Stored data entries:
Start of Block
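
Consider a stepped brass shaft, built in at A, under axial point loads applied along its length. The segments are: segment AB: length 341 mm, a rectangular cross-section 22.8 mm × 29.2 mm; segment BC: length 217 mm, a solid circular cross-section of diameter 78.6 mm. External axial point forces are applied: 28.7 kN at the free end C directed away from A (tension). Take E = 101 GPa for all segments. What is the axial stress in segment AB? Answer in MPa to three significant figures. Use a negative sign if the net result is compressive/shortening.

Internal axial forces (sectioning from the free end, tension +): N_BC = 28.7 kN, N_AB = 28.7 kN.
A_AB = 665.8 mm².
σ_AB = N_AB/A_AB = 28700/665.8 = 43.11 MPa.

43.1 MPa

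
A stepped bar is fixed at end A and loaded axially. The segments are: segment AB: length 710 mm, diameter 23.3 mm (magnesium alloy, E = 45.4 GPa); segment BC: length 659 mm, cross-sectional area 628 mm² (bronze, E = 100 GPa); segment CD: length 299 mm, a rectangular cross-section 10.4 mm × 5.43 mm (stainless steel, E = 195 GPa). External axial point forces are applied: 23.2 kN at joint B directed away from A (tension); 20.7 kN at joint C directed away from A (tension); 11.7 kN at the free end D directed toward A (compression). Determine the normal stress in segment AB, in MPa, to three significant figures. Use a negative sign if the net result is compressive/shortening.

75.5 MPa

Internal axial forces (sectioning from the free end, tension +): N_CD = -11.7 kN, N_BC = 9 kN, N_AB = 32.2 kN.
A_AB = 426.4 mm².
σ_AB = N_AB/A_AB = 32200/426.4 = 75.52 MPa.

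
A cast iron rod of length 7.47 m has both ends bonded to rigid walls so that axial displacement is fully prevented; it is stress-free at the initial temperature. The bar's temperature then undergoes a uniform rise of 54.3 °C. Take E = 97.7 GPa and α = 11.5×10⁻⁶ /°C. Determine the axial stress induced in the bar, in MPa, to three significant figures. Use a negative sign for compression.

Free thermal expansion αLΔT = 11.5e-6 · 7470 · 54.3 = 4.665 mm.
The walls impose strain ε = −(4.665)/7470 = -6.2445e-04; σ = Eε = 97700 · -6.2445e-04 = -61.01 MPa.

-61.0 MPa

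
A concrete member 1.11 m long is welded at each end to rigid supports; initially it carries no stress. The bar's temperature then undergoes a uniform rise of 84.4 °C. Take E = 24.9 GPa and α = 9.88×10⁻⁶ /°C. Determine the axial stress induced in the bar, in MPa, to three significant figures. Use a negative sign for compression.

Free thermal expansion αLΔT = 9.88e-6 · 1110 · 84.4 = 0.9256 mm.
The walls impose strain ε = −(0.9256)/1110 = -8.3387e-04; σ = Eε = 24900 · -8.3387e-04 = -20.76 MPa.

-20.8 MPa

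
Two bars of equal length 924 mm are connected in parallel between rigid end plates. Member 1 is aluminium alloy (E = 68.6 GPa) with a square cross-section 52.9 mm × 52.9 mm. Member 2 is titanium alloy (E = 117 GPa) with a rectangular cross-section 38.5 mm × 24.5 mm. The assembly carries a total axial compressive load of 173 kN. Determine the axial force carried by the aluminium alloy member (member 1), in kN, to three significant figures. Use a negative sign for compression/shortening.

A_1 = 2798 mm².
A_2 = 943.2 mm².
Equal strain + equilibrium ⇒ each member carries load in proportion to AE: A₁E₁ = 192000000 N, A₂E₂ = 110400000 N, ΣAE = 302300000 N.
F₁ = P·A₁E₁/ΣAE = -173000·192000000/302300000 = -109800 N.

-110 kN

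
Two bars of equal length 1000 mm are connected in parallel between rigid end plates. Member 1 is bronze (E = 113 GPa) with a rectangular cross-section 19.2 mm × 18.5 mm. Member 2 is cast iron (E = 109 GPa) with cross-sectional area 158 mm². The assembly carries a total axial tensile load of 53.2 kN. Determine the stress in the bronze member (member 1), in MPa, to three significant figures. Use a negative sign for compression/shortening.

105 MPa

A_1 = 355.2 mm².
Equal strain + equilibrium ⇒ each member carries load in proportion to AE: A₁E₁ = 40140000 N, A₂E₂ = 17220000 N, ΣAE = 57360000 N.
σ₁ = P·E₁/ΣAE = 53200·113000/57360000 = 104.8 MPa.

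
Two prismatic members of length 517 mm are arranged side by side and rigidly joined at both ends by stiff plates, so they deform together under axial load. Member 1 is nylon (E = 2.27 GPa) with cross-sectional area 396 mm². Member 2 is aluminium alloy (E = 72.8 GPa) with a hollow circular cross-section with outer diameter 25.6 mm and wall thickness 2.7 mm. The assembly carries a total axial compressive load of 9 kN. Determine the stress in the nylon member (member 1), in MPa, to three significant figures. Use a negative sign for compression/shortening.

-1.36 MPa

A_2 = 194.2 mm².
Equal strain + equilibrium ⇒ each member carries load in proportion to AE: A₁E₁ = 898900 N, A₂E₂ = 14140000 N, ΣAE = 15040000 N.
σ₁ = P·E₁/ΣAE = -9000·2270/15040000 = -1.358 MPa.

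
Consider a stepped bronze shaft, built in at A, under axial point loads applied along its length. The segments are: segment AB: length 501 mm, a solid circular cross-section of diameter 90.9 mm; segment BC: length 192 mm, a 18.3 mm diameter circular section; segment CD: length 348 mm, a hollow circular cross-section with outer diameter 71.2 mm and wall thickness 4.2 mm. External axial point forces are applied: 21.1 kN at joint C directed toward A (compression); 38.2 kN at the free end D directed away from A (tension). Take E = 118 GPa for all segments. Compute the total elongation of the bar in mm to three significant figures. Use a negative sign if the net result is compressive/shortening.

0.244 mm

Internal axial forces (sectioning from the free end, tension +): N_CD = 38.2 kN, N_BC = 17.1 kN, N_AB = 17.1 kN.
A_AB = 6490 mm².
A_BC = 263 mm².
A_CD = 884 mm².
δ_AB = 17100·501/(6490·118000) = 0.01119 mm
δ_BC = 17100·192/(263·118000) = 0.1058 mm
δ_CD = 38200·348/(884·118000) = 0.1274 mm
δ = Σδ_i = 0.2444 mm.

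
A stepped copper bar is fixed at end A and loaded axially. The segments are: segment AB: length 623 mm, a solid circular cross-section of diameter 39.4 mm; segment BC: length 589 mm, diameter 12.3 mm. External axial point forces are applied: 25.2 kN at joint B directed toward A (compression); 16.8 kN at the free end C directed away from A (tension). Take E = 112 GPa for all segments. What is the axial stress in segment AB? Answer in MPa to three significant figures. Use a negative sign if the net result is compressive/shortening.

Internal axial forces (sectioning from the free end, tension +): N_BC = 16.8 kN, N_AB = -8.4 kN.
A_AB = 1219 mm².
σ_AB = N_AB/A_AB = -8400/1219 = -6.89 MPa.

-6.89 MPa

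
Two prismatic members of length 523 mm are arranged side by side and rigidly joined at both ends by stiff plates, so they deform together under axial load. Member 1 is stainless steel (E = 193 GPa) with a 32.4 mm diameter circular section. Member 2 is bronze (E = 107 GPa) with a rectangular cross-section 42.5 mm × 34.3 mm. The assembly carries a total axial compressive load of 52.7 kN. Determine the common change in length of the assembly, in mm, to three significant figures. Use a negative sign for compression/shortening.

A_1 = 824.5 mm².
A_2 = 1458 mm².
Equal strain + equilibrium ⇒ each member carries load in proportion to AE: A₁E₁ = 159100000 N, A₂E₂ = 156000000 N, ΣAE = 315100000 N.
δ = PL/ΣAE = -52700·523/315100000 = -0.08747 mm.

-0.0875 mm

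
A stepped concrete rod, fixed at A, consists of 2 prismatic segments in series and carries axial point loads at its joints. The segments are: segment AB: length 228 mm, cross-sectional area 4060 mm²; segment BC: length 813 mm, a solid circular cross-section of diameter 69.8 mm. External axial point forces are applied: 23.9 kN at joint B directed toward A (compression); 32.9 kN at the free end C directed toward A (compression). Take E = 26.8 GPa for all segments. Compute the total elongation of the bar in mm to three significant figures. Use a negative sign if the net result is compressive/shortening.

-0.380 mm

Internal axial forces (sectioning from the free end, tension +): N_BC = -32.9 kN, N_AB = -56.8 kN.
A_BC = 3826 mm².
δ_AB = -56800·228/(4060·26800) = -0.119 mm
δ_BC = -32900·813/(3826·26800) = -0.2608 mm
δ = Σδ_i = -0.3798 mm.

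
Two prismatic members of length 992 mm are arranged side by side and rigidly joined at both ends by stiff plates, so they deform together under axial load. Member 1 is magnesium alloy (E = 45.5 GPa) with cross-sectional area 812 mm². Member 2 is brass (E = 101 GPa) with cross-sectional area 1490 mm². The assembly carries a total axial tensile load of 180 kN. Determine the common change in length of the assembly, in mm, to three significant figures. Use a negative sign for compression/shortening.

Equal strain + equilibrium ⇒ each member carries load in proportion to AE: A₁E₁ = 36950000 N, A₂E₂ = 150500000 N, ΣAE = 187400000 N.
δ = PL/ΣAE = 180000·992/187400000 = 0.9526 mm.

0.953 mm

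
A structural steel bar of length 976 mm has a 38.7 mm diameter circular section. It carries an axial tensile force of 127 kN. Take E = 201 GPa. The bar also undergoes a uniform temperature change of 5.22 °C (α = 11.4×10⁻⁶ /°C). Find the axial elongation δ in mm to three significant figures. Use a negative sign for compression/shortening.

0.582 mm

A = 1176 mm².
δ_mech = NL/(AE) = 127000·976/(1176·201000) = 0.5243 mm.
δ_thermal = αLΔT = 11.4e-6·976·5.22 = 0.05808 mm.
δ = δ_mech + δ_thermal = 0.5823 mm.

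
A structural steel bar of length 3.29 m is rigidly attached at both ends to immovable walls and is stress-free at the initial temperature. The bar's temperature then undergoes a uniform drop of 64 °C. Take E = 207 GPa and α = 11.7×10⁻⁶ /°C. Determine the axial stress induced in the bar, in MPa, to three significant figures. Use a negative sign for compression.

155 MPa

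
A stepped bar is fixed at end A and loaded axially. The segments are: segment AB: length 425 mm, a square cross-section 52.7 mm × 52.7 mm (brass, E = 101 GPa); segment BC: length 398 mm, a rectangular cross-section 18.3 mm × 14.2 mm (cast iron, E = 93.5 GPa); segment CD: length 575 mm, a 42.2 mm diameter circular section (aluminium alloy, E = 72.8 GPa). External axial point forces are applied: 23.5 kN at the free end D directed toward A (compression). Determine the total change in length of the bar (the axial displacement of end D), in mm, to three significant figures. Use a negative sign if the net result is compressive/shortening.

-0.553 mm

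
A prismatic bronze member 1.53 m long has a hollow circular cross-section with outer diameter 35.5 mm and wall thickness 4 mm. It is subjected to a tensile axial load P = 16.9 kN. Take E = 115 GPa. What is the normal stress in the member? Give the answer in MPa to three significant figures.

42.7 MPa

A = 395.8 mm².
σ = N/A = 16900/395.8 = 42.69 MPa.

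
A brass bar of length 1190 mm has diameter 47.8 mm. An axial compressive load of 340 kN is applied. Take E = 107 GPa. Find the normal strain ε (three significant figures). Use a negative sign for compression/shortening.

-0.00177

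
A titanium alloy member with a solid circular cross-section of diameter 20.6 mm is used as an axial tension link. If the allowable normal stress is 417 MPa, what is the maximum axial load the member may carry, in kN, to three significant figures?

139 kN

A = 333.3 mm².
P_max = σ_allow · A = 417 · 333.3 = 139000 N = 139 kN.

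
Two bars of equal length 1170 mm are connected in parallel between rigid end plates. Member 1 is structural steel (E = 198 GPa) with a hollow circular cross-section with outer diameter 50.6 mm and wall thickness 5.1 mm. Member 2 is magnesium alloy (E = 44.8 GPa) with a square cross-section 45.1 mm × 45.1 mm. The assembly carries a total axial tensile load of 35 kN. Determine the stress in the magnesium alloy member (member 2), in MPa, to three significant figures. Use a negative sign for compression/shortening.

6.66 MPa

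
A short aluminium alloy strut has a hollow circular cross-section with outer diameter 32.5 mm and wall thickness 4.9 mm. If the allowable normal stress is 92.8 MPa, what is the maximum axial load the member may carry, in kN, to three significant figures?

39.4 kN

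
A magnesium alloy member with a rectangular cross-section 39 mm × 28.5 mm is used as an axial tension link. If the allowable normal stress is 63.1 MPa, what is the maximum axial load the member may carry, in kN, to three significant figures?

70.1 kN

A = 1112 mm².
P_max = σ_allow · A = 63.1 · 1112 = 70140 N = 70.14 kN.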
End of Block
> Exercise requirements: Once the line with "A magnesium alloy" has been found in the records above, retype it and every line after it exactly, and include nothing else.

> Exercise result:
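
A magnesium alloy member with a rectangular cross-section 39 mm × 28.5 mm is used as an axial tension link. If the allowable normal stress is 63.1 MPa, what is the maximum axial load the member may carry, in kN, to three significant figures?

70.1 kN

A = 1112 mm².
P_max = σ_allow · A = 63.1 · 1112 = 70140 N = 70.14 kN.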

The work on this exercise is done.